Saved entries:

((

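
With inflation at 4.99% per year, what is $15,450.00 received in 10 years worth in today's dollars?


Formula: Real value = nominal / (1 + inflation)^years
Price level: (1 + 0.0499)^10 = 1.627344
Real value = $15,450.00 / 1.627344 = $9,494.00

$9,494.00


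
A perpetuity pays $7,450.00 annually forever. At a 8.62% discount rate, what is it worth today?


Formula: PV = C / r
Substituting: PV = $7,450.00 / 0.0862
PV = $86,426.91

$86,426.91


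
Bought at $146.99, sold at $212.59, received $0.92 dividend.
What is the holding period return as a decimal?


Formula: HPR = (P1 - P0 + D) / P0
Gain: $212.59 - $146.99 + $0.92 = $66.52
HPR = $66.52 / $146.99 = 0.4525

0.4525


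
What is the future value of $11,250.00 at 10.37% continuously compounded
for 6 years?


Formula: FV = P * e^(r*t)
Exponent: r*t = 0.1037 * 6 = 0.6222
e^(0.6222) = 1.863022
FV = $11,250.00 * 1.863022 = $20,959.00

$20,959.00


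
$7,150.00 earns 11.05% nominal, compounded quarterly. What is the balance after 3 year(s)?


Formula: FV = P * (1 + r/m)^(m*t)
Period rate: r/m = 0.1105 / 4 = 0.027625
Total periods: m*t = 4 * 3 = 12
Growth factor: (1 + 0.027625)^12 = 1.386807
FV = $7,150.00 * 1.386807 = $9,915.67

$9,915.67


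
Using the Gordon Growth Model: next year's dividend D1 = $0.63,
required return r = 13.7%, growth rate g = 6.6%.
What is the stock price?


Formula: P = D1 / (r - g)
Spread: r - g = 0.137 - 0.066 = 0.071
Substituting: P = $0.63 / 0.071
P = $8.87

$8.87


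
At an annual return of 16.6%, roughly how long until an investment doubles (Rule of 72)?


Formula: Years ≈ 72 / r
Substituting: Years ≈ 72 / 16.6
Years ≈ 4.3

4.3 years


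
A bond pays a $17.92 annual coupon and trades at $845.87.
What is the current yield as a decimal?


Formula: Current yield = annual coupon / price
Substituting: CY = $17.92 / $845.87
CY = 0.021185

0.021185


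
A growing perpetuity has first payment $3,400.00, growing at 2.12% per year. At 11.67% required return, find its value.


Formula: PV = C / (r - g)
Spread: r - g = 0.1167 - 0.0212 = 0.0955
Substituting: PV = $3,400.00 / 0.0955
PV = $35,602.09

$35,602.09


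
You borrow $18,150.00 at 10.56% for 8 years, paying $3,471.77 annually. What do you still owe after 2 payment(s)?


Formula: Balance = PV*(1+r)^k - PMT*((1+r)^k - 1)/r
Growth: (1 + 0.1056)^2 = 1.222351
Accumulated factor: ((1+r)^k - 1)/r = 2.1056
Balance = $18,150.00 * 1.222351 - $3,471.77 * 2.1056
Balance = $14,875.52

$14,875.52


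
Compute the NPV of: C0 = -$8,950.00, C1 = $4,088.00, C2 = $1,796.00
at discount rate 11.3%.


Formula: NPV = C0 + C1/(1+r) + C2/(1+r)^2
Discount C1: $4,088.00 / (1 + 0.113) = $3,672.96
Discount C2: $1,796.00 / (1 + 0.113)^2 = $1,449.83
NPV = -$8,950.00 + $3,672.96 + $1,449.83 = -$3,827.22

-$3,827.22


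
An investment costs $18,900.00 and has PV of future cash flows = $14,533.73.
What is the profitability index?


Formula: PI = PV(cash flows) / initial investment
Substituting: PI = $14,533.73 / $18,900.00
PI = 0.769

0.769


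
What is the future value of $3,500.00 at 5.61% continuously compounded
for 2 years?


Formula: FV = P * e^(r*t)
Exponent: r*t = 0.0561 * 2 = 0.1122
e^(0.1122) = 1.118737
FV = $3,500.00 * 1.118737 = $3,915.58

$3,915.58


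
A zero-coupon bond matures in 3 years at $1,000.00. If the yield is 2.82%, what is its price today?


Formula: Price = FV / (1 + r)^n
Substituting: Price = $1,000.00 / (1 + 0.0282)^3
Discount factor: (1.0282)^3 = 1.087008
Price = $1,000.00 / 1.087008 = $919.96

$919.96


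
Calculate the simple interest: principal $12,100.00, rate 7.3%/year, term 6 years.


Formula: I = P * r * t
Substituting: I = $12,100.00 * 0.073 * 6
Step: I = $12,100.00 * 0.438
I = $5,299.80

$5,299.80


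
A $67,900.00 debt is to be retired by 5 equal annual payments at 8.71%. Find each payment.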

))

__Task brief__:
Look through the entries above and copy each line that has "future" in it.

__Response to this exercise__:
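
What is the future value of $11,250.00 at 10.37% continuously compounded
An investment costs $18,900.00 and has PV of future cash flows = $14,533.73.
What is the future value of $3,500.00 at 5.61% continuously compounded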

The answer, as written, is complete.